[Stored data entries]
-- -- --

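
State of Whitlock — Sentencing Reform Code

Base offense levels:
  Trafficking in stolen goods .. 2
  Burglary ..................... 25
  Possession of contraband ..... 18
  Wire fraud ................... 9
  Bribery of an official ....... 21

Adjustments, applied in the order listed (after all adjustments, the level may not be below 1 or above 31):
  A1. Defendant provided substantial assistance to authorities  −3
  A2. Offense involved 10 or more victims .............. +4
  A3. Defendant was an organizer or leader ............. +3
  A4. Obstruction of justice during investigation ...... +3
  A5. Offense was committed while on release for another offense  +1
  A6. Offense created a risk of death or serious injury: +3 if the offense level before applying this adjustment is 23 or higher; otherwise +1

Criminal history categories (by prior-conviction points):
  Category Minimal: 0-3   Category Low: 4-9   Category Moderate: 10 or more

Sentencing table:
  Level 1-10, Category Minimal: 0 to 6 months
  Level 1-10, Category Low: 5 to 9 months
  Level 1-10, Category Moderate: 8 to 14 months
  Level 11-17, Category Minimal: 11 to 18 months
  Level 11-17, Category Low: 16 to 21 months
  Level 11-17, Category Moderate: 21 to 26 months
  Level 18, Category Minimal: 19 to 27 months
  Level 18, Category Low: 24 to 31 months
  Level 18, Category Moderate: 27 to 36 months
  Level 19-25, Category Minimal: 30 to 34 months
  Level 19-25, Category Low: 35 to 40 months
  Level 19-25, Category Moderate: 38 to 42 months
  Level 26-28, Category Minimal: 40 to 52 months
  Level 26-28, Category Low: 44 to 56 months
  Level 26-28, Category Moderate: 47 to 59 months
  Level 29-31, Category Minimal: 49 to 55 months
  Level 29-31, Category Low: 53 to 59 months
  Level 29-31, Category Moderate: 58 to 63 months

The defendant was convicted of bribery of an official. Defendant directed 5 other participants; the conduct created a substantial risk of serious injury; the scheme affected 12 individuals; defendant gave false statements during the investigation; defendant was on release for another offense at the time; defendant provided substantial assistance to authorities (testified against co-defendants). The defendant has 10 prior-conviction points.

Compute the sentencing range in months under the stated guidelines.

Base offense level for bribery of an official: 21.
A1 applies: 21 − 3 = 18.
A2 applies: 18 + 4 = 22.
A3 applies: 22 + 3 = 25.
A4 applies: 25 + 3 = 28.
A5 applies: 28 + 1 = 29.
A6 applies (level before this adjustment is 29 ≥ 23, so +3): 29 + 3 = 32.
Level 32 exceeds the maximum of 31; capped at 31.
Final offense level: 31.
Criminal history: 10 prior points → Category Moderate (10+).
Level 31 falls in the 29-31 band.
Grid: Level 29-31 × Category Moderate = 58-63 months.

58-63 months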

-- -- --

__AIM OF THE EXERCISE__
Scan the data above and copy every line with "Defendant" in it.

__YOUR SOLUTION__
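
  A1. Defendant provided substantial assistance to authorities  −3
  A3. Defendant was an organizer or leader ............. +3
The defendant was convicted of bribery of an official. Defendant directed 5 other participants; the conduct created a substantial risk of serious injury; the scheme affected 12 individuals; defendant gave false statements during the investigation; defendant was on release for another offense at the time; defendant provided substantial assistance to authorities (testified against co-defendants). The defendant has 10 prior-conviction points.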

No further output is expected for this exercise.